*Task statement*
Set the records down once more so that they match the source word for word.

*Collected data entries*
::::

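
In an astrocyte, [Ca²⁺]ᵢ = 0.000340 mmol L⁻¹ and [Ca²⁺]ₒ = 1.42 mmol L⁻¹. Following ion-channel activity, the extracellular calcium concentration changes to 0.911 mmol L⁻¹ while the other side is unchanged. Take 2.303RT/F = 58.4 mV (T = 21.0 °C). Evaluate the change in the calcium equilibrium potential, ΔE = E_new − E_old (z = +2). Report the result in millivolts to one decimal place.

E_old = (58.4/2)·log₁₀(1.42/0.000340) = 105.73 mV
E_new = (58.4/2)·log₁₀(0.911/0.000340) = 100.10 mV
ΔE = 100.10 − (105.73) = -5.63 mV

-5.6 mV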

::::

*Written response*
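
In an astrocyte, [Ca²⁺]ᵢ = 0.000340 mmol L⁻¹ and [Ca²⁺]ₒ = 1.42 mmol L⁻¹. Following ion-channel activity, the extracellular calcium concentration changes to 0.911 mmol L⁻¹ while the other side is unchanged. Take 2.303RT/F = 58.4 mV (T = 21.0 °C). Evaluate the change in the calcium equilibrium potential, ΔE = E_new − E_old (z = +2). Report the result in millivolts to one decimal place.

E_old = (58.4/2)·log₁₀(1.42/0.000340) = 105.73 mV
E_new = (58.4/2)·log₁₀(0.911/0.000340) = 100.10 mV
ΔE = 100.10 − (105.73) = -5.63 mV

-5.6 mV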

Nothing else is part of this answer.